Exercise material>
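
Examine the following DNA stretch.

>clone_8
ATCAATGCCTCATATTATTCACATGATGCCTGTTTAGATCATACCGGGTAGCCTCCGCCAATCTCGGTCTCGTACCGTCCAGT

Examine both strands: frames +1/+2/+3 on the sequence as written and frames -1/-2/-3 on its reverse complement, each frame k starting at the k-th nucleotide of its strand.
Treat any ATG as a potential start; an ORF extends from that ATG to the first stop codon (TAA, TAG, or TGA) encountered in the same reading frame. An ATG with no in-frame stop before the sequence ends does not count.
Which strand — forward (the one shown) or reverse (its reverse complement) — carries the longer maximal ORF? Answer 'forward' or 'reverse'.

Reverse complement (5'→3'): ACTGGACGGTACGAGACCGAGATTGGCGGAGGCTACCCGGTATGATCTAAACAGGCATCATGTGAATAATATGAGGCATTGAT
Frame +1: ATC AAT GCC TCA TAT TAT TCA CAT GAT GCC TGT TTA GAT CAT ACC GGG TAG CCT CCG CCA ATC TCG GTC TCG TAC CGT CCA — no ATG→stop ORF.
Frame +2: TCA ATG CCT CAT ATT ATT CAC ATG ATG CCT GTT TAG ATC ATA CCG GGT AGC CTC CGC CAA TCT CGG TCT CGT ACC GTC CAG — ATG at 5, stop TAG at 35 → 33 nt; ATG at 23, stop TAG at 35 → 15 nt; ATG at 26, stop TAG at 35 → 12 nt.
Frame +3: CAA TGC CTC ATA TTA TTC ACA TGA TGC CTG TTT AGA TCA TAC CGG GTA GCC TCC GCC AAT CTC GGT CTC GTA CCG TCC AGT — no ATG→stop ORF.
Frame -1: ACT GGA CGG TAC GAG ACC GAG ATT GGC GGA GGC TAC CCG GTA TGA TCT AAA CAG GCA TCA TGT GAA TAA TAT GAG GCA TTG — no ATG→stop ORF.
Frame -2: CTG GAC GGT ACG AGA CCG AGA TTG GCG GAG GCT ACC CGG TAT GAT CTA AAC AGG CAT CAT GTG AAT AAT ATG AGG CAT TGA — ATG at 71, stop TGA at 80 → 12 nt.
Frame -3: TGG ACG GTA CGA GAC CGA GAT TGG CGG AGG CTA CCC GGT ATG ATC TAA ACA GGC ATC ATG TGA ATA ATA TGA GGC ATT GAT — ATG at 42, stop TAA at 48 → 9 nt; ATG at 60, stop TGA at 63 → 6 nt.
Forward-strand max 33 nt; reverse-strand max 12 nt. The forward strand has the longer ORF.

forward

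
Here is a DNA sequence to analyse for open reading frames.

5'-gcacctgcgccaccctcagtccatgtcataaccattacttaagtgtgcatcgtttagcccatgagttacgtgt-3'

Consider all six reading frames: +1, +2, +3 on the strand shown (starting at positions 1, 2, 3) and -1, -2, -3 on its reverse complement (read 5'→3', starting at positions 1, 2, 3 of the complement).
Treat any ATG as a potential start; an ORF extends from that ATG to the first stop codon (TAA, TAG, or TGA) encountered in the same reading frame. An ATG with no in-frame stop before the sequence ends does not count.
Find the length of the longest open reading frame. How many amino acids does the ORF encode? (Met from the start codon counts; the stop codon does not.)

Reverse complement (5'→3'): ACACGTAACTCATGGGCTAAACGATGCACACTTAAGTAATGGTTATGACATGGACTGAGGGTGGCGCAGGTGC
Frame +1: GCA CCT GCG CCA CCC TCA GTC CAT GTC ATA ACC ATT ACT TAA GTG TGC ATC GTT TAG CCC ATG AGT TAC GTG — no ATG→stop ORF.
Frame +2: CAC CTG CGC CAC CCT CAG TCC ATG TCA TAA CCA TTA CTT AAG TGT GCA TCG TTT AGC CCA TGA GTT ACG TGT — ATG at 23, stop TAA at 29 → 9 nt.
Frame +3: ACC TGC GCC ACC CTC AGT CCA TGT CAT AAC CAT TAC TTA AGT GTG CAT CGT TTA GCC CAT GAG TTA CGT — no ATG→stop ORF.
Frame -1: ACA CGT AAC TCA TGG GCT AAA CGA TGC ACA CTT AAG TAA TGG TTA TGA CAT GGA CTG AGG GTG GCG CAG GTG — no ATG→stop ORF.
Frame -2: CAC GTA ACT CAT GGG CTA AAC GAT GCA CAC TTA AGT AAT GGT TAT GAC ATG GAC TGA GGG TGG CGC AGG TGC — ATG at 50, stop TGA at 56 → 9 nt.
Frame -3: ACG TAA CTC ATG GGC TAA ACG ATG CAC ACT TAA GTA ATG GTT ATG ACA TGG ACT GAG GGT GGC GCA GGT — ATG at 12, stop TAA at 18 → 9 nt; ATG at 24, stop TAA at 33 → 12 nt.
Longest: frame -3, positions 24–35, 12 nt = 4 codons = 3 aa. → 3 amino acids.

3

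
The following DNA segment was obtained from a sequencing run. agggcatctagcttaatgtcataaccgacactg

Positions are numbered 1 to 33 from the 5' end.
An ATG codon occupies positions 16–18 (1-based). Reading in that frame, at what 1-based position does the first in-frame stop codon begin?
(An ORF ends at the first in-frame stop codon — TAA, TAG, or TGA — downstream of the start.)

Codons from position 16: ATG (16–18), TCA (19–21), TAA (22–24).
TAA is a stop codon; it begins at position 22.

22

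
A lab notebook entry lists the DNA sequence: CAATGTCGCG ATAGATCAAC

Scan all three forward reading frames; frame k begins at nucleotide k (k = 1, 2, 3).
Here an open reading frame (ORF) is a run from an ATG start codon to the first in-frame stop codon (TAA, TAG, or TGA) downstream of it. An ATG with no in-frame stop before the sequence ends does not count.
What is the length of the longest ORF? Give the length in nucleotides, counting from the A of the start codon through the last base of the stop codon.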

What is expected> Top to bottom, the records above must be output exactly.

Result>
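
Examine the following DNA stretch.

>clone_8
ATCAATGCCTCATATTATTCACATGATGCCTGTTTAGATCATACCGGGTAGCCTCCGCCAATCTCGGTCTCGTACCGTCCAGT

Examine both strands: frames +1/+2/+3 on the sequence as written and frames -1/-2/-3 on its reverse complement, each frame k starting at the k-th nucleotide of its strand.
Treat any ATG as a potential start; an ORF extends from that ATG to the first stop codon (TAA, TAG, or TGA) encountered in the same reading frame. An ATG with no in-frame stop before the sequence ends does not count.
Which strand — forward (the one shown) or reverse (its reverse complement) — carries the longer maximal ORF? Answer 'forward' or 'reverse'.

Reverse complement (5'→3'): ACTGGACGGTACGAGACCGAGATTGGCGGAGGCTACCCGGTATGATCTAAACAGGCATCATGTGAATAATATGAGGCATTGAT
Frame +1: ATC AAT GCC TCA TAT TAT TCA CAT GAT GCC TGT TTA GAT CAT ACC GGG TAG CCT CCG CCA ATC TCG GTC TCG TAC CGT CCA — no ATG→stop ORF.
Frame +2: TCA ATG CCT CAT ATT ATT CAC ATG ATG CCT GTT TAG ATC ATA CCG GGT AGC CTC CGC CAA TCT CGG TCT CGT ACC GTC CAG — ATG at 5, stop TAG at 35 → 33 nt; ATG at 23, stop TAG at 35 → 15 nt; ATG at 26, stop TAG at 35 → 12 nt.
Frame +3: CAA TGC CTC ATA TTA TTC ACA TGA TGC CTG TTT AGA TCA TAC CGG GTA GCC TCC GCC AAT CTC GGT CTC GTA CCG TCC AGT — no ATG→stop ORF.
Frame -1: ACT GGA CGG TAC GAG ACC GAG ATT GGC GGA GGC TAC CCG GTA TGA TCT AAA CAG GCA TCA TGT GAA TAA TAT GAG GCA TTG — no ATG→stop ORF.
Frame -2: CTG GAC GGT ACG AGA CCG AGA TTG GCG GAG GCT ACC CGG TAT GAT CTA AAC AGG CAT CAT GTG AAT AAT ATG AGG CAT TGA — ATG at 71, stop TGA at 80 → 12 nt.
Frame -3: TGG ACG GTA CGA GAC CGA GAT TGG CGG AGG CTA CCC GGT ATG ATC TAA ACA GGC ATC ATG TGA ATA ATA TGA GGC ATT GAT — ATG at 42, stop TAA at 48 → 9 nt; ATG at 60, stop TGA at 63 → 6 nt.
Forward-strand max 33 nt; reverse-strand max 12 nt. The forward strand has the longer ORF.

forward

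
Here is a DNA sequence to analyse for open reading frames.

5'-gcacctgcgccaccctcagtccatgtcataaccattacttaagtgtgcatcgtttagcccatgagttacgtgt-3'

Consider all six reading frames: +1, +2, +3 on the strand shown (starting at positions 1, 2, 3) and -1, -2, -3 on its reverse complement (read 5'→3', starting at positions 1, 2, 3 of the complement).
Treat any ATG as a potential start; an ORF extends from that ATG to the first stop codon (TAA, TAG, or TGA) encountered in the same reading frame. An ATG with no in-frame stop before the sequence ends does not count.
Find the length of the longest open reading frame. How many amino acids does the ORF encode? (Met from the start codon counts; the stop codon does not.)

Reverse complement (5'→3'): ACACGTAACTCATGGGCTAAACGATGCACACTTAAGTAATGGTTATGACATGGACTGAGGGTGGCGCAGGTGC
Frame +1: GCA CCT GCG CCA CCC TCA GTC CAT GTC ATA ACC ATT ACT TAA GTG TGC ATC GTT TAG CCC ATG AGT TAC GTG — no ATG→stop ORF.
Frame +2: CAC CTG CGC CAC CCT CAG TCC ATG TCA TAA CCA TTA CTT AAG TGT GCA TCG TTT AGC CCA TGA GTT ACG TGT — ATG at 23, stop TAA at 29 → 9 nt.
Frame +3: ACC TGC GCC ACC CTC AGT CCA TGT CAT AAC CAT TAC TTA AGT GTG CAT CGT TTA GCC CAT GAG TTA CGT — no ATG→stop ORF.
Frame -1: ACA CGT AAC TCA TGG GCT AAA CGA TGC ACA CTT AAG TAA TGG TTA TGA CAT GGA CTG AGG GTG GCG CAG GTG — no ATG→stop ORF.
Frame -2: CAC GTA ACT CAT GGG CTA AAC GAT GCA CAC TTA AGT AAT GGT TAT GAC ATG GAC TGA GGG TGG CGC AGG TGC — ATG at 50, stop TGA at 56 → 9 nt.
Frame -3: ACG TAA CTC ATG GGC TAA ACG ATG CAC ACT TAA GTA ATG GTT ATG ACA TGG ACT GAG GGT GGC GCA GGT — ATG at 12, stop TAA at 18 → 9 nt; ATG at 24, stop TAA at 33 → 12 nt.
Longest: frame -3, positions 24–35, 12 nt = 4 codons = 3 aa. → 3 amino acids.

3

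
The following DNA segment was obtained from a sequencing run. agggcatctagcttaatgtcataaccgacactg

Positions are numbered 1 to 33 from the 5' end.
An ATG codon occupies positions 16–18 (1-based). Reading in that frame, at what 1-based position does the first in-frame stop codon begin?
(An ORF ends at the first in-frame stop codon — TAA, TAG, or TGA — downstream of the start.)

Codons from position 16: ATG (16–18), TCA (19–21), TAA (22–24).
TAA is a stop codon; it begins at position 22.

22

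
A lab notebook entry lists the DNA sequence: CAATGTCGCG ATAGATCAAC

Scan all three forward reading frames; frame k begins at nucleotide k (k = 1, 2, 3).
Here an open reading frame (ORF) is a run from an ATG start codon to the first in-frame stop codon (TAA, TAG, or TGA) downstream of it. An ATG with no in-frame stop before the sequence ends does not count.
What is the length of the longest ORF? Give the length in nucleotides, counting from the A of the start codon through the last base of the stop codon.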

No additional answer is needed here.